↓↓↓
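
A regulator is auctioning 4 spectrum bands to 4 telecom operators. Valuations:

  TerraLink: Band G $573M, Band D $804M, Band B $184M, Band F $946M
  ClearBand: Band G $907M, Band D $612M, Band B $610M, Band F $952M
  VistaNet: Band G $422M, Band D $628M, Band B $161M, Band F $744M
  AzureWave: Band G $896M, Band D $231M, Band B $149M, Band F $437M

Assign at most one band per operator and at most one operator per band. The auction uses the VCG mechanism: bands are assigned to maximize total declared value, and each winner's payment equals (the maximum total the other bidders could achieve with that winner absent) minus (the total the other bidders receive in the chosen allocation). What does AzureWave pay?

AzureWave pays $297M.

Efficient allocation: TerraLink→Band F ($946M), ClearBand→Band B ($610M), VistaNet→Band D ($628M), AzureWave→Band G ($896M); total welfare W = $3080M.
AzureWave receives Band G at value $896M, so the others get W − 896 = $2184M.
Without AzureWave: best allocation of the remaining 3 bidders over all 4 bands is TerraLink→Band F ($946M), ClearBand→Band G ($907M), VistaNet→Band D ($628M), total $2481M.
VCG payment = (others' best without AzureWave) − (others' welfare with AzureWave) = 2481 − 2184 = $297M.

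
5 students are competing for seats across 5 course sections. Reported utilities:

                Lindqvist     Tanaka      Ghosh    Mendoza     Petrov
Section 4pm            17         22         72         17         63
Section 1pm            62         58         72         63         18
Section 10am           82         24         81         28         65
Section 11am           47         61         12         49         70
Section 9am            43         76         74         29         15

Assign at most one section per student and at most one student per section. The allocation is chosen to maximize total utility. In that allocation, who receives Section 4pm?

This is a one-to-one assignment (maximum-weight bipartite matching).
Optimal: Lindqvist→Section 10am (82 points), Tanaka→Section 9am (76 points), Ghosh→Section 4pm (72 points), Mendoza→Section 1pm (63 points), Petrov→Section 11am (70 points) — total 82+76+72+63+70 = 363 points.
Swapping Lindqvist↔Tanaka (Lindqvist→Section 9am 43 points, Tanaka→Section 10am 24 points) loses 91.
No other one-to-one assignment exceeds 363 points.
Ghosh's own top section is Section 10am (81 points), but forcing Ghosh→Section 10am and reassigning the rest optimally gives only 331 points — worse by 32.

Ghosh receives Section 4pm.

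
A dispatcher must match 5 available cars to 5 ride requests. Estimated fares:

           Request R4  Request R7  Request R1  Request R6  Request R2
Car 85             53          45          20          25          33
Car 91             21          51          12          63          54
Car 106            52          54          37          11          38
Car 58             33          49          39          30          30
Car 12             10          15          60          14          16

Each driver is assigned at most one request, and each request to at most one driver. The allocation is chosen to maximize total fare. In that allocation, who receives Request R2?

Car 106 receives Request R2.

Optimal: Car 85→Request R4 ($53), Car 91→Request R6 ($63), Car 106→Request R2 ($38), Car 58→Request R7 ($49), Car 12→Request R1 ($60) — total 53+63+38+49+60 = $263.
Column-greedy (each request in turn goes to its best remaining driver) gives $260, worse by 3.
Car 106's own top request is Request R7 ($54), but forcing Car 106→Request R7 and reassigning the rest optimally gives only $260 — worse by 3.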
↑↑↑
↓↓↓
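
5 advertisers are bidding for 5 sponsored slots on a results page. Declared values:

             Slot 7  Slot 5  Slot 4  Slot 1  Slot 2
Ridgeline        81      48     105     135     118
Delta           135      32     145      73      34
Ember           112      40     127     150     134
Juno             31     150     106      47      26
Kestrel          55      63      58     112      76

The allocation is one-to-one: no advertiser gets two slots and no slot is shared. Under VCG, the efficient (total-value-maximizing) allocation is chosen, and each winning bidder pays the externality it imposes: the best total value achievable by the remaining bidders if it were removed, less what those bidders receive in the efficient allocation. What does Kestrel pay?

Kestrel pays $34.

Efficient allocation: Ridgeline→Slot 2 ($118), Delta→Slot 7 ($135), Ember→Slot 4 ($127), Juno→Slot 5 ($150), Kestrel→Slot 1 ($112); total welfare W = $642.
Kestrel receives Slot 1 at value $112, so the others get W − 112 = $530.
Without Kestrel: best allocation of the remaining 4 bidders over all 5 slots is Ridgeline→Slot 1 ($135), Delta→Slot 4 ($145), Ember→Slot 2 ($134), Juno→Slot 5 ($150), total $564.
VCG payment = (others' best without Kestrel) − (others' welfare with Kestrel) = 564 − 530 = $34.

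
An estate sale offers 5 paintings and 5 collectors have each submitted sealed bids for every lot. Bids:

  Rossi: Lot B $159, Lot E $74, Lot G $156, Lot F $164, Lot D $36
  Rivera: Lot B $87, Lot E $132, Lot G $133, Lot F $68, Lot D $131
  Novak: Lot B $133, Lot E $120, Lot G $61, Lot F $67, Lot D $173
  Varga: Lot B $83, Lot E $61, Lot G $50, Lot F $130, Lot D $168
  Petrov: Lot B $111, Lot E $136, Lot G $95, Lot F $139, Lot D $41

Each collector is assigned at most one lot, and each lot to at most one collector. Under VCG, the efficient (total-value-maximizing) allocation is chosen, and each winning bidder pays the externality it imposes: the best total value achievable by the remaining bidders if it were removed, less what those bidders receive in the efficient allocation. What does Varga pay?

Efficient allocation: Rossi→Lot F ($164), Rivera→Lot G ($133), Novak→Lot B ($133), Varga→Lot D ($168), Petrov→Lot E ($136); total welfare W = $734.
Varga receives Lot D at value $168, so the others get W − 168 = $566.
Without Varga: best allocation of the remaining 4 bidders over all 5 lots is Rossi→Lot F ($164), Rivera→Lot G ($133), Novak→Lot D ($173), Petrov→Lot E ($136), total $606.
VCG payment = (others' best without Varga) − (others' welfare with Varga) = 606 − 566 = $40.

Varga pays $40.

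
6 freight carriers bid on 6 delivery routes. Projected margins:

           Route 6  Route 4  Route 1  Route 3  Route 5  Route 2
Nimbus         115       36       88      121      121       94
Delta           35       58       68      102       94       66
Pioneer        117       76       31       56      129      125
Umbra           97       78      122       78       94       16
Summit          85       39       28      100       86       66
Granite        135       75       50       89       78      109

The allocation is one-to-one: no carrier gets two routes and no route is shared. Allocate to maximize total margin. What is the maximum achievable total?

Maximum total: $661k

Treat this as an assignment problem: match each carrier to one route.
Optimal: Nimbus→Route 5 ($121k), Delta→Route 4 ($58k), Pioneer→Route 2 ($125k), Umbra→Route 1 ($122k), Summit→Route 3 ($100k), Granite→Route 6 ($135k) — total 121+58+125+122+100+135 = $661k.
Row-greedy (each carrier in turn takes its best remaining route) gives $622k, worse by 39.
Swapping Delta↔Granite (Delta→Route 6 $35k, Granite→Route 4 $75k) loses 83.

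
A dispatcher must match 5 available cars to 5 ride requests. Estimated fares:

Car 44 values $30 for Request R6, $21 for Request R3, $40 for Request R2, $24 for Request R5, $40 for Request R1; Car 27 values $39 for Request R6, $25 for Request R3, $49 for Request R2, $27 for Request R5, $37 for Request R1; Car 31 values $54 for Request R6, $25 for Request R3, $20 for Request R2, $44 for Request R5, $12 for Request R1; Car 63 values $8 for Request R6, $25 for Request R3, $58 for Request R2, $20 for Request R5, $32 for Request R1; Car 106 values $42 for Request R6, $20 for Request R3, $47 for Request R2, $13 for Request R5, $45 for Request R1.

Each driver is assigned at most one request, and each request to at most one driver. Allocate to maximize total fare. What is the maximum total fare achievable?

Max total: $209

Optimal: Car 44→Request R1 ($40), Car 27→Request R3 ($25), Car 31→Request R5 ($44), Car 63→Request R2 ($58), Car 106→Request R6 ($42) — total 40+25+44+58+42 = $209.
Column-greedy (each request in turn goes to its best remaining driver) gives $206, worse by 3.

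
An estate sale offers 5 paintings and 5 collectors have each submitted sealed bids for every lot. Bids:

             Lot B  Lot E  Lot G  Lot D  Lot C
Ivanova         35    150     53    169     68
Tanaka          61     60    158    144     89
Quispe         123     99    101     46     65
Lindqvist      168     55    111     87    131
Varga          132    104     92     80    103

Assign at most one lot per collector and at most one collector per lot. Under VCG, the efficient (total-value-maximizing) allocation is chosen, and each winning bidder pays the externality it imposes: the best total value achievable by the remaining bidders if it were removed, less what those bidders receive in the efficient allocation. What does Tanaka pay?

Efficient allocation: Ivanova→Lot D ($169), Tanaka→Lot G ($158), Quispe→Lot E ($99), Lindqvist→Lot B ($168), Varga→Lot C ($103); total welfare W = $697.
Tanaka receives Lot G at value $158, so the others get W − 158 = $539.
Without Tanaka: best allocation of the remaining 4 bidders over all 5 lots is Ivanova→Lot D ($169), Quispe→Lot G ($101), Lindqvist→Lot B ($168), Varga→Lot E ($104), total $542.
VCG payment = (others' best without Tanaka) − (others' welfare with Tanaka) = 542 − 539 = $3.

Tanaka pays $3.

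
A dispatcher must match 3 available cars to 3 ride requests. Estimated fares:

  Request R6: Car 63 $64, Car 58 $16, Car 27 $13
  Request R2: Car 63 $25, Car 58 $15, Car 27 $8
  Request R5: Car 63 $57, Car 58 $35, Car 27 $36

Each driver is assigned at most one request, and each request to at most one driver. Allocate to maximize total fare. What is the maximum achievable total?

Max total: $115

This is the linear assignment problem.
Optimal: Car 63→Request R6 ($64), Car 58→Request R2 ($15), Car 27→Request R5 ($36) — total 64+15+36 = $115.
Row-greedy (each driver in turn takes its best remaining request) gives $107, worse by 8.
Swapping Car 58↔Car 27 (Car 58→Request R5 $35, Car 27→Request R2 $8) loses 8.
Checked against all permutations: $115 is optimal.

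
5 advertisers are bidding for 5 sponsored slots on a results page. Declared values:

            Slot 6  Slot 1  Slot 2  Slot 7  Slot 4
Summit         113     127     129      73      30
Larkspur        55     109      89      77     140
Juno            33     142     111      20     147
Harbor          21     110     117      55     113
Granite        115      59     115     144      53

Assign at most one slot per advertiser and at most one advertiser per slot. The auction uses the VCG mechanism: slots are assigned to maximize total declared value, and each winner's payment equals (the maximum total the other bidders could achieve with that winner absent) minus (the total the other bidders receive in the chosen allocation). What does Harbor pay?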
↑↑↑
↓↓↓
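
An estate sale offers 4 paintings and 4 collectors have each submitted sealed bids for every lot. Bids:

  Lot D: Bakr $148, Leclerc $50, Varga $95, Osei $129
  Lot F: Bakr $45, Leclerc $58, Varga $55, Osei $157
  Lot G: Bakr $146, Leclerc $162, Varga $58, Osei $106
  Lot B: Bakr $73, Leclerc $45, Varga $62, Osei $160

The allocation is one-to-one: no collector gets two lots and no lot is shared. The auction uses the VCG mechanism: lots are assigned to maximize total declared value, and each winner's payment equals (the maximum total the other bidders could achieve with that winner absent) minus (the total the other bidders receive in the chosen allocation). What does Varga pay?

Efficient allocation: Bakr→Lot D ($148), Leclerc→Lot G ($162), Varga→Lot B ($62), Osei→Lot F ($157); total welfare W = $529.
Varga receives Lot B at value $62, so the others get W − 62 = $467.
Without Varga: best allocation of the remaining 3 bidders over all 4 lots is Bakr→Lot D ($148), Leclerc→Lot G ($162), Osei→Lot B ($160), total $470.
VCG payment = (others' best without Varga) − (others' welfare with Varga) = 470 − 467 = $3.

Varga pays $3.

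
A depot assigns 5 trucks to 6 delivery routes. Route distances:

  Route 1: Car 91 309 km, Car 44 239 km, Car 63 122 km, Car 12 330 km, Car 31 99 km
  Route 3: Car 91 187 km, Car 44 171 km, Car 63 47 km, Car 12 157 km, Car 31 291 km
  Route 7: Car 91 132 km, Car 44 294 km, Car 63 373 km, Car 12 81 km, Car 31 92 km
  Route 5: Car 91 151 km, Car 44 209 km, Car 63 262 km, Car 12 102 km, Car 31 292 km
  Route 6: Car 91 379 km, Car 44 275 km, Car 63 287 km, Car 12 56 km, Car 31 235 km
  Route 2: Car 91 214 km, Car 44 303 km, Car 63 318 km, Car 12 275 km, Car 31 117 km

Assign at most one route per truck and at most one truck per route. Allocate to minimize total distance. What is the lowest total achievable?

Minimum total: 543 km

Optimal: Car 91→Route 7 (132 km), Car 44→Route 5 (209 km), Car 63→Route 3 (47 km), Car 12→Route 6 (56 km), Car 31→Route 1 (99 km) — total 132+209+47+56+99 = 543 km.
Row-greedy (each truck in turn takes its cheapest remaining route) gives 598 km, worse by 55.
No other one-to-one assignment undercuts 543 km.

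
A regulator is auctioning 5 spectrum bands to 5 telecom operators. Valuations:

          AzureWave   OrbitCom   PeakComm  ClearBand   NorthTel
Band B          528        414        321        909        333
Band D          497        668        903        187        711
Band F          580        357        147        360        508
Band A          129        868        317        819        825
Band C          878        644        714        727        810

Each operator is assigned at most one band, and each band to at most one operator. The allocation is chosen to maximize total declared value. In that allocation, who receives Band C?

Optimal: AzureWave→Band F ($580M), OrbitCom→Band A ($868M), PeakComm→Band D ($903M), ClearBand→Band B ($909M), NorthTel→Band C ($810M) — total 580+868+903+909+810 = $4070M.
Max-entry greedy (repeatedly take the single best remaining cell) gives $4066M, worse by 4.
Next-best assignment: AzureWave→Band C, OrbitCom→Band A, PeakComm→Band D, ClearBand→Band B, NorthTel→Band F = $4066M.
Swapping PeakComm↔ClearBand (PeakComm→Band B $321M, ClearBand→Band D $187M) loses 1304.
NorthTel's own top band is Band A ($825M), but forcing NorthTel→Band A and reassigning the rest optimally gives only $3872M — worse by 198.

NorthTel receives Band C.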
↑↑↑
=== YOUR GOAL ===
Each line above where the word "delivery" occurs should be returned in full.

=== REPLY ===
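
6 freight carriers bid on 6 delivery routes. Projected margins:
A depot assigns 5 trucks to 6 delivery routes. Route distances: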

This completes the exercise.